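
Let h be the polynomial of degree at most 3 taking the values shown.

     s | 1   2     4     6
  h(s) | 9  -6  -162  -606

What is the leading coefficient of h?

-3

Write h(s) = as^3 + bs^2 + cs + d. Substituting each data point gives a linear system:
  a + b + c + d = 9
  8a + 4b + 2c + d = -6
  64a + 16b + 4c + d = -162
  216a + 36b + 6c + d = -606
Solving the system yields a = -3, b = 0, c = 6, d = 6.
So h(s) = -3s^3 + 6s + 6.
The leading coefficient is -3.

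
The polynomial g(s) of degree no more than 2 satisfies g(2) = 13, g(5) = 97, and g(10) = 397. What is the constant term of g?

Write g(s) = as^2 + bs + c. Substituting each data point gives a linear system:
  4a + 2b + c = 13
  25a + 5b + c = 97
  100a + 10b + c = 397
Solving the system yields a = 4, b = 0, c = -3.
So g(s) = 4s^2 - 3.
The constant term is -3.

-3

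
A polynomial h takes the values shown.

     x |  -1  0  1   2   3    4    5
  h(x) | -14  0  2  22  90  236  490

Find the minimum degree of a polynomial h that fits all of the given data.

3

Forward differences of the values at x = -1, 0, 1, 2, 3, 4, 5:
  h  : -14  0  2  22  90  236  490
  Δ  : 14  2  20  68  146  254
  Δ^2: -12  18  48  78  108
  Δ^3: 30  30  30  30
  Δ^4: 0  0  0
  Δ^5: 0  0
  Δ^6: 0
The third differences are constant (30) and nonzero, while all higher differences vanish, so the minimal degree is 3.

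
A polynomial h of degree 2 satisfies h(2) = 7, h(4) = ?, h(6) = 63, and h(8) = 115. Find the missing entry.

27

The 3 known points determine the degree-2 polynomial uniquely.
Write h(s) = as^2 + bs + c. Substituting each data point gives a linear system:
  4a + 2b + c = 7
  36a + 6b + c = 63
  64a + 8b + c = 115
Solving the system yields a = 2, b = -2, c = 3.
So h(s) = 2s^2 - 2s + 3.
Then h(4) = 27.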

☆ ☆ ☆ ☆ ☆ ☆ ☆

WORK TO COMPLETE
Every record must appear in the answer exactly as written.

WORKED SOLUTION
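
Let h be the polynomial of degree at most 3 taking the values shown.

     s | 1   2     4     6
  h(s) | 9  -6  -162  -606

What is the leading coefficient of h?

-3

Write h(s) = as^3 + bs^2 + cs + d. Substituting each data point gives a linear system:
  a + b + c + d = 9
  8a + 4b + 2c + d = -6
  64a + 16b + 4c + d = -162
  216a + 36b + 6c + d = -606
Solving the system yields a = -3, b = 0, c = 6, d = 6.
So h(s) = -3s^3 + 6s + 6.
The leading coefficient is -3.

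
The polynomial g(s) of degree no more than 2 satisfies g(2) = 13, g(5) = 97, and g(10) = 397. What is the constant term of g?

Write g(s) = as^2 + bs + c. Substituting each data point gives a linear system:
  4a + 2b + c = 13
  25a + 5b + c = 97
  100a + 10b + c = 397
Solving the system yields a = 4, b = 0, c = -3.
So g(s) = 4s^2 - 3.
The constant term is -3.

-3

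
A polynomial h takes the values shown.

     x |  -1  0  1   2   3    4    5
  h(x) | -14  0  2  22  90  236  490

Find the minimum degree of a polynomial h that fits all of the given data.

3

Forward differences of the values at x = -1, 0, 1, 2, 3, 4, 5:
  h  : -14  0  2  22  90  236  490
  Δ  : 14  2  20  68  146  254
  Δ^2: -12  18  48  78  108
  Δ^3: 30  30  30  30
  Δ^4: 0  0  0
  Δ^5: 0  0
  Δ^6: 0
The third differences are constant (30) and nonzero, while all higher differences vanish, so the minimal degree is 3.

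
A polynomial h of degree 2 satisfies h(2) = 7, h(4) = ?, h(6) = 63, and h(8) = 115. Find the missing entry.

27

The 3 known points determine the degree-2 polynomial uniquely.
Write h(s) = as^2 + bs + c. Substituting each data point gives a linear system:
  4a + 2b + c = 7
  36a + 6b + c = 63
  64a + 8b + c = 115
Solving the system yields a = 2, b = -2, c = 3.
So h(s) = 2s^2 - 2s + 3.
Then h(4) = 27.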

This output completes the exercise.